**Directions for this task:** Copy out every line of the data that follows, exactly.

══ Material supplied

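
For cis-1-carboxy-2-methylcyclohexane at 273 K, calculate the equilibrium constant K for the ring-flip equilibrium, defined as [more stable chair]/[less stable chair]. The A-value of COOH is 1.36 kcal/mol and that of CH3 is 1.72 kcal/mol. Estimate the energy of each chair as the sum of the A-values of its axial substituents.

C1 and C2 have opposite parity, so for the cis isomer the two substituents are one axial and one equatorial in each chair.
Chair I (carboxyl axial, methyl equatorial): E = 1.36 kcal/mol; chair II (carboxyl equatorial, methyl axial): E = 1.72 kcal/mol.
ΔG = 0.36 kcal/mol between the two chairs.
K = exp(ΔG/RT) with R = 1.987×10⁻³ kcal mol⁻¹ K⁻¹ and T = 273 K gives K ≈ 1.94.

K ≈ 1.94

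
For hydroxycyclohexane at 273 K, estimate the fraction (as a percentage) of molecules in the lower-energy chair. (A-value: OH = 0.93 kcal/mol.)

One chair has the hydroxyl group axial (E = 0.93 kcal/mol) and the other has it equatorial (E = 0).
ΔG = 0.93 kcal/mol between the two chairs.
K = exp(ΔG/RT) with R = 1.987×10⁻³ kcal mol⁻¹ K⁻¹ and T = 273 K gives K ≈ 5.55.
Fraction in the lower-energy chair = K/(K+1) = 84.7%.

84.7%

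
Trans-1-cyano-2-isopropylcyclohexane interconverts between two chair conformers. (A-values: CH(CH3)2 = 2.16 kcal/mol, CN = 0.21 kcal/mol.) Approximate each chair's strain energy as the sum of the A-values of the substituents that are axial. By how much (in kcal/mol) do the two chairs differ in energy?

2.37 kcal/mol

C1 and C2 have opposite parity, so for the trans isomer the two substituents are e,e in one chair and a,a in the other.
Chair I (isopropyl axial, cyano axial): E = 2.37 kcal/mol.
Chair II (isopropyl equatorial, cyano equatorial): E = 0.00 kcal/mol.
ΔE = 2.37 − 0.00 = 2.37 kcal/mol; chair II is more stable.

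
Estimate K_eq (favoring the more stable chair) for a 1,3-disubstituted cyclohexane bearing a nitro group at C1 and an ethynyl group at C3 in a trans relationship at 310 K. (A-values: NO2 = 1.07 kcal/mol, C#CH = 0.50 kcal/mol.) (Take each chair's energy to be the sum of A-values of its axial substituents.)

K ≈ 2.52

C1 and C3 have the same parity, so for the trans isomer the two substituents are one axial and one equatorial in each chair.
Chair I (nitro axial, ethynyl equatorial): E = 1.07 kcal/mol; chair II (nitro equatorial, ethynyl axial): E = 0.50 kcal/mol.
ΔG = 0.57 kcal/mol between the two chairs.
K = exp(ΔG/RT) with R = 1.987×10⁻³ kcal mol⁻¹ K⁻¹ and T = 310 K gives K ≈ 2.52.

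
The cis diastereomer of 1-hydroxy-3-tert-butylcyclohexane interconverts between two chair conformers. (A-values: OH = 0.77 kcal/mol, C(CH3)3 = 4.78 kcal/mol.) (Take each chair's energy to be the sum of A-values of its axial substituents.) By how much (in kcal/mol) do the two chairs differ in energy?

5.55 kcal/mol

C1 and C3 have the same parity, so for the cis isomer the two substituents are e,e in one chair and a,a in the other.
Chair I (hydroxyl axial, tert-butyl axial): E = 5.55 kcal/mol.
Chair II (hydroxyl equatorial, tert-butyl equatorial): E = 0.00 kcal/mol.
ΔE = 5.55 − 0.00 = 5.55 kcal/mol; chair II is more stable.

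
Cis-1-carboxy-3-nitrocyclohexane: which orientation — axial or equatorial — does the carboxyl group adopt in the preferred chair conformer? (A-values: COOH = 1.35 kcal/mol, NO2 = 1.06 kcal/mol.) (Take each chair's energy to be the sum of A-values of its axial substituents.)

C1 and C3 have the same parity, so for the cis isomer the two substituents are e,e in one chair and a,a in the other.
Chair I (carboxyl axial, nitro axial): E = 2.41 kcal/mol.
Chair II (carboxyl equatorial, nitro equatorial): E = 0.00 kcal/mol.
Chair II is the more stable (lower-energy) conformer, and in that chair the carboxyl group is equatorial.

equatorial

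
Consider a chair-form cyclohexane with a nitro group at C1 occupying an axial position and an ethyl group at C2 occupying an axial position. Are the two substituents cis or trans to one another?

C1 and C2 have opposite parity, so their axial bonds point in opposite directions.
With opposite-parity carbons, two substituents on the same face are one axial and one equatorial; opposite faces give both axial or both equatorial.
Here the groups are axial/axial → opposite face → trans.

trans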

════

**Answer area:**
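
For cis-1-carboxy-2-methylcyclohexane at 273 K, calculate the equilibrium constant K for the ring-flip equilibrium, defined as [more stable chair]/[less stable chair]. The A-value of COOH is 1.36 kcal/mol and that of CH3 is 1.72 kcal/mol. Estimate the energy of each chair as the sum of the A-values of its axial substituents.

C1 and C2 have opposite parity, so for the cis isomer the two substituents are one axial and one equatorial in each chair.
Chair I (carboxyl axial, methyl equatorial): E = 1.36 kcal/mol; chair II (carboxyl equatorial, methyl axial): E = 1.72 kcal/mol.
ΔG = 0.36 kcal/mol between the two chairs.
K = exp(ΔG/RT) with R = 1.987×10⁻³ kcal mol⁻¹ K⁻¹ and T = 273 K gives K ≈ 1.94.

K ≈ 1.94

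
For hydroxycyclohexane at 273 K, estimate the fraction (as a percentage) of molecules in the lower-energy chair. (A-value: OH = 0.93 kcal/mol.)

One chair has the hydroxyl group axial (E = 0.93 kcal/mol) and the other has it equatorial (E = 0).
ΔG = 0.93 kcal/mol between the two chairs.
K = exp(ΔG/RT) with R = 1.987×10⁻³ kcal mol⁻¹ K⁻¹ and T = 273 K gives K ≈ 5.55.
Fraction in the lower-energy chair = K/(K+1) = 84.7%.

84.7%

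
Trans-1-cyano-2-isopropylcyclohexane interconverts between two chair conformers. (A-values: CH(CH3)2 = 2.16 kcal/mol, CN = 0.21 kcal/mol.) Approximate each chair's strain energy as the sum of the A-values of the substituents that are axial. By how much (in kcal/mol) do the two chairs differ in energy?

2.37 kcal/mol

C1 and C2 have opposite parity, so for the trans isomer the two substituents are e,e in one chair and a,a in the other.
Chair I (isopropyl axial, cyano axial): E = 2.37 kcal/mol.
Chair II (isopropyl equatorial, cyano equatorial): E = 0.00 kcal/mol.
ΔE = 2.37 − 0.00 = 2.37 kcal/mol; chair II is more stable.

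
Estimate K_eq (favoring the more stable chair) for a 1,3-disubstituted cyclohexane bearing a nitro group at C1 and an ethynyl group at C3 in a trans relationship at 310 K. (A-values: NO2 = 1.07 kcal/mol, C#CH = 0.50 kcal/mol.) (Take each chair's energy to be the sum of A-values of its axial substituents.)

K ≈ 2.52

C1 and C3 have the same parity, so for the trans isomer the two substituents are one axial and one equatorial in each chair.
Chair I (nitro axial, ethynyl equatorial): E = 1.07 kcal/mol; chair II (nitro equatorial, ethynyl axial): E = 0.50 kcal/mol.
ΔG = 0.57 kcal/mol between the two chairs.
K = exp(ΔG/RT) with R = 1.987×10⁻³ kcal mol⁻¹ K⁻¹ and T = 310 K gives K ≈ 2.52.

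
The cis diastereomer of 1-hydroxy-3-tert-butylcyclohexane interconverts between two chair conformers. (A-values: OH = 0.77 kcal/mol, C(CH3)3 = 4.78 kcal/mol.) (Take each chair's energy to be the sum of A-values of its axial substituents.) By how much (in kcal/mol) do the two chairs differ in energy?

5.55 kcal/mol

C1 and C3 have the same parity, so for the cis isomer the two substituents are e,e in one chair and a,a in the other.
Chair I (hydroxyl axial, tert-butyl axial): E = 5.55 kcal/mol.
Chair II (hydroxyl equatorial, tert-butyl equatorial): E = 0.00 kcal/mol.
ΔE = 5.55 − 0.00 = 5.55 kcal/mol; chair II is more stable.

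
Cis-1-carboxy-3-nitrocyclohexane: which orientation — axial or equatorial — does the carboxyl group adopt in the preferred chair conformer? (A-values: COOH = 1.35 kcal/mol, NO2 = 1.06 kcal/mol.) (Take each chair's energy to be the sum of A-values of its axial substituents.)

C1 and C3 have the same parity, so for the cis isomer the two substituents are e,e in one chair and a,a in the other.
Chair I (carboxyl axial, nitro axial): E = 2.41 kcal/mol.
Chair II (carboxyl equatorial, nitro equatorial): E = 0.00 kcal/mol.
Chair II is the more stable (lower-energy) conformer, and in that chair the carboxyl group is equatorial.

equatorial

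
Consider a chair-form cyclohexane with a nitro group at C1 occupying an axial position and an ethyl group at C2 occupying an axial position. Are the two substituents cis or trans to one another?

C1 and C2 have opposite parity, so their axial bonds point in opposite directions.
With opposite-parity carbons, two substituents on the same face are one axial and one equatorial; opposite faces give both axial or both equatorial.
Here the groups are axial/axial → opposite face → trans.

trans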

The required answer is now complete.